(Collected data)
• • •

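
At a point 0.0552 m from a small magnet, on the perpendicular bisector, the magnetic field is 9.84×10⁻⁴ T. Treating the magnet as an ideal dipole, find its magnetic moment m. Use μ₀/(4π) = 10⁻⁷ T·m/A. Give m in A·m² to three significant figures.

In the equatorial plane B = (μ₀/4π)·m/r³, so m = Br³·4π/(μ₀).
m = (9.84×10⁻⁴)·(0.0552)³ / (10⁻⁷) = 1.655 A·m².

m ≈ 1.66 A·m²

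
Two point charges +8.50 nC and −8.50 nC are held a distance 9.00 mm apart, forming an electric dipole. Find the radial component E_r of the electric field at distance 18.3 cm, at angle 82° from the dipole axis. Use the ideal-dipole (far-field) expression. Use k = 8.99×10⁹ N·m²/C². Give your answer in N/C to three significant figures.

E_r ≈ 31.2 N/C

Dipole moment p = qd = (8.50×10⁻⁹ C)(0.00900 m) = 7.65×10⁻¹¹ C·m.
For a dipole, E_r = (2kp cosθ)/r³.
kp/r³ = (8.99×10⁹)(7.65×10⁻¹¹)/(0.183)³ = 112.2 N/C.
E_r = 2·112.2·cos82° = 31.24 N/C.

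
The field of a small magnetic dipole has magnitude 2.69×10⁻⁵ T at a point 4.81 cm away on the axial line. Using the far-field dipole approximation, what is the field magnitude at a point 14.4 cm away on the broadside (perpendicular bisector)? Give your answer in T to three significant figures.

Dipole fields scale as 1/r³ in the far field.
The axial field is twice the equatorial field at the same r, so the geometry factor is 1/2.
B₂ = B₁ · (1/2) · (r₁/r₂)³ = 2.69×10⁻⁵ · 0.5 · (4.81/14.4)³.
(r₁/r₂)³ = (0.334)³ = 0.03727.
B₂ ≈ 5.013×10⁻⁷ T.

B ≈ 5.01×10⁻⁷ T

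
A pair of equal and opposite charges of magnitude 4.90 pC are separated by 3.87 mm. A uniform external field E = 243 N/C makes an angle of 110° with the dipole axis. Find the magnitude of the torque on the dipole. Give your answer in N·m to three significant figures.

τ ≈ 4.33×10⁻¹² N·m

Dipole moment p = qd = (4.90×10⁻¹² C)(0.00387 m) = 1.896×10⁻¹⁴ C·m.
Torque on an electric dipole: τ = pE sinθ.
τ = (1.896×10⁻¹⁴)(243)·sin110° = 4.329×10⁻¹² N·m.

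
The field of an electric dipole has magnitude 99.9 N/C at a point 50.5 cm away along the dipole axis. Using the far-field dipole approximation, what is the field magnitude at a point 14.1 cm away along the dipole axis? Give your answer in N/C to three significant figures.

E ≈ 4590 N/C

Dipole fields scale as 1/r³ in the far field; the geometry is the same at both points.
E₂ = E₁ · (r₁/r₂)³ = 99.9 · (50.5/14.1)³.
(r₁/r₂)³ = (3.582)³ = 45.94.
E₂ ≈ 4590 N/C.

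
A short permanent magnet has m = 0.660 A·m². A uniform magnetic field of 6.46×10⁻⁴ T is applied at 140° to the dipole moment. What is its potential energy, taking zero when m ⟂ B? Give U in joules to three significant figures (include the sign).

U = −m·B = −mB cosθ.
U = −(0.660)(6.46×10⁻⁴)·cos140° = 3.266×10⁻⁴ J.

U ≈ 3.27×10⁻⁴ J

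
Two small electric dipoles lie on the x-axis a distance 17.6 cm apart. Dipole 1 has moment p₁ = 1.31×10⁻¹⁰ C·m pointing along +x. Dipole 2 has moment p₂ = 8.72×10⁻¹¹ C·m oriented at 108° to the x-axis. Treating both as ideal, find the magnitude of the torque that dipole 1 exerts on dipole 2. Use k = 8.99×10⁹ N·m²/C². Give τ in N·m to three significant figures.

The second dipole sits on the axis of the first, so the field there is axial: E₁ = 2kp₁/r³ along +x.
E₁ = 2(8.99×10⁹)(1.31×10⁻¹⁰)/(0.176)³ = 432.0 N/C.
Torque on the second dipole: τ = p₂ E₁ sinθ.
τ = (8.72×10⁻¹¹)(432.0)·sin108° = 3.583×10⁻⁸ N·m.

τ ≈ 3.58×10⁻⁸ N·m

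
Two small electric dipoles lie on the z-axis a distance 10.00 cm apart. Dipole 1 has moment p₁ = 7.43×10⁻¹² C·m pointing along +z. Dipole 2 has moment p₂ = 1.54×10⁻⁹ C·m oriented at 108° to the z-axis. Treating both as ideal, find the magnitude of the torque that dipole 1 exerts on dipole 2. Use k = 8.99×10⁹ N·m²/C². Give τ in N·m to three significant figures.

The second dipole sits on the axis of the first, so the field there is axial: E₁ = 2kp₁/r³ along +z.
E₁ = 2(8.99×10⁹)(7.43×10⁻¹²)/(0.100)³ = 133.6 N/C.
Torque on the second dipole: τ = p₂ E₁ sinθ.
τ = (1.54×10⁻⁹)(133.6)·sin108° = 1.957×10⁻⁷ N·m.

τ ≈ 1.96×10⁻⁷ N·m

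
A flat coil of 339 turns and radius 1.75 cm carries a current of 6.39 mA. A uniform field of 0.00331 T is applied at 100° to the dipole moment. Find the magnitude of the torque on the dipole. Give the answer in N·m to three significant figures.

m = NIA = NIπa² = 339·(0.00639)·π·(0.0175)² = 0.002084 A·m².
Torque on a magnetic dipole: τ = mB sinθ.
τ = (0.002084)(0.00331)·sin100° = 6.793×10⁻⁶ N·m.

τ ≈ 6.79×10⁻⁶ N·m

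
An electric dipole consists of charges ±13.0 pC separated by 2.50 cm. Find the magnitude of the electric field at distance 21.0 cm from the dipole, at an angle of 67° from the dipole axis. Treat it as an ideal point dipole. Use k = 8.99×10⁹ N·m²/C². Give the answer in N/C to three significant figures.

E ≈ 0.381 N/C

Dipole moment p = qd = (1.30×10⁻¹¹ C)(0.0250 m) = 3.25×10⁻¹³ C·m.
At angle θ the dipole field magnitude is E = (kp/r³)·√(1 + 3cos²θ).
kp/r³ = (8.99×10⁹)(3.25×10⁻¹³) / (0.210)³ = 0.3155 N/C.
√(1 + 3cos²67°) = √(1 + 3·0.1527) = √1.4580 ≈ 1.2075.
E ≈ 0.3155 × 1.207 = 0.3809 N/C.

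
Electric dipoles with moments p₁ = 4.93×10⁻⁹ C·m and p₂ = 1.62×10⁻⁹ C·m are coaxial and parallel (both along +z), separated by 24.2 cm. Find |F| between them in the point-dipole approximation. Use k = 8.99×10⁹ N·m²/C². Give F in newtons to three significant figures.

On-axis field of dipole 1 at distance r: E = 2kp₁/r³. Force on dipole 2 is F = p₂·dE/dr (gradient along axis).
dE/dr = −6kp₁/r⁴, so |F| = 6kp₁p₂/r⁴ (attractive for aligned moments).
F = 6(8.99×10⁹)(4.93×10⁻⁹)(1.62×10⁻⁹)/(0.242)⁴ = 1.256×10⁻⁴ N.

F ≈ 1.26×10⁻⁴ N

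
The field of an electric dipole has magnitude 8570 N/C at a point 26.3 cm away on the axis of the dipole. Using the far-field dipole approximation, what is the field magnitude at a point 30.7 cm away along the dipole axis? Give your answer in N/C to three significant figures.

Dipole fields scale as 1/r³ in the far field; the geometry is the same at both points.
E₂ = E₁ · (r₁/r₂)³ = 8570 · (26.3/30.7)³.
(r₁/r₂)³ = (0.8567)³ = 0.6287.
E₂ ≈ 5388 N/C.

E ≈ 5390 N/C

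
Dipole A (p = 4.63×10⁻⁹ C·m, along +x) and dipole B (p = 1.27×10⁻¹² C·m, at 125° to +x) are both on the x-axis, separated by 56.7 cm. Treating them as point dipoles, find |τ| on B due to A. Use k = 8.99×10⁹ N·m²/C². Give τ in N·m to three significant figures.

The second dipole sits on the axis of the first, so the field there is axial: E₁ = 2kp₁/r³ along +x.
E₁ = 2(8.99×10⁹)(4.63×10⁻⁹)/(0.567)³ = 456.7 N/C.
Torque on the second dipole: τ = p₂ E₁ sinθ.
τ = (1.27×10⁻¹²)(456.7)·sin125° = 4.751×10⁻¹⁰ N·m.

τ ≈ 4.75×10⁻¹⁰ N·m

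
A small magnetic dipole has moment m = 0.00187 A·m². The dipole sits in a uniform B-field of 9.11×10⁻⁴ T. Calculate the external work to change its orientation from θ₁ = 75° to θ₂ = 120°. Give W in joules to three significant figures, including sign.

W ≈ 1.29×10⁻⁶ J

W_ext = ΔU = −mB cosθ₂ + mB cosθ₁ = mB(cosθ₁ − cosθ₂).
W = (0.00187)(9.11×10⁻⁴)·(cos75° − cos120°) = (1.704×10⁻⁶)·(+0.7588) = 1.293×10⁻⁶ J.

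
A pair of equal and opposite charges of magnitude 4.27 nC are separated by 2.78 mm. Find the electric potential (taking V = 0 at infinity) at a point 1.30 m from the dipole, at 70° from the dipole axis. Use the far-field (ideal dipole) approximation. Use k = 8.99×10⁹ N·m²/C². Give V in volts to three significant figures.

V ≈ 0.0216 V

Dipole moment p = qd = (4.27×10⁻⁹ C)(0.00278 m) = 1.187×10⁻¹¹ C·m.
The dipole potential is V = kp cosθ / r².
V = (8.99×10⁹)(1.187×10⁻¹¹)·cos70° / (1.30)² = 0.02160 V.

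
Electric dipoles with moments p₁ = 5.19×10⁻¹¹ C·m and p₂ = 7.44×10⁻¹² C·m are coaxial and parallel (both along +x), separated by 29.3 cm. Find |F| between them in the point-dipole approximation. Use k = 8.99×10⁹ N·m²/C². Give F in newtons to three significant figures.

On-axis field of dipole 1 at distance r: E = 2kp₁/r³. Force on dipole 2 is F = p₂·dE/dr (gradient along axis).
dE/dr = −6kp₁/r⁴, so |F| = 6kp₁p₂/r⁴ (attractive for aligned moments).
F = 6(8.99×10⁹)(5.19×10⁻¹¹)(7.44×10⁻¹²)/(0.293)⁴ = 2.826×10⁻⁹ N.

F ≈ 2.83×10⁻⁹ N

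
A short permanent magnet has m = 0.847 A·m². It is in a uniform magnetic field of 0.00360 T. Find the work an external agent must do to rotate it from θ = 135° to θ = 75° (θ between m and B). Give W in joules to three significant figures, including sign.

W ≈ -0.00295 J

W_ext = ΔU = −mB cosθ₂ + mB cosθ₁ = mB(cosθ₁ − cosθ₂).
W = (0.847)(0.00360)·(cos135° − cos75°) = (0.003049)·(-0.9659) = -0.002945 J.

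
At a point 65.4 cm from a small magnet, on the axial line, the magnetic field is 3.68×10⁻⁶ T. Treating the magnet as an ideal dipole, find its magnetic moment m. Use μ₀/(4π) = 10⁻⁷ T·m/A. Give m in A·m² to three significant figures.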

• • •

What to produce
Where the line containing "A short permanent magnet has m = 0.847" appears in the records above, begin copying and continue through the last line; copy each line exactly and include no others.

Written answer
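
A short permanent magnet has m = 0.847 A·m². It is in a uniform magnetic field of 0.00360 T. Find the work an external agent must do to rotate it from θ = 135° to θ = 75° (θ between m and B). Give W in joules to three significant figures, including sign.

W ≈ -0.00295 J

W_ext = ΔU = −mB cosθ₂ + mB cosθ₁ = mB(cosθ₁ − cosθ₂).
W = (0.847)(0.00360)·(cos135° − cos75°) = (0.003049)·(-0.9659) = -0.002945 J.

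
At a point 65.4 cm from a small magnet, on the axial line, the magnetic field is 3.68×10⁻⁶ T. Treating the magnet as an ideal dipole, find its magnetic moment m. Use μ₀/(4π) = 10⁻⁷ T·m/A. Give m in A·m² to three significant figures.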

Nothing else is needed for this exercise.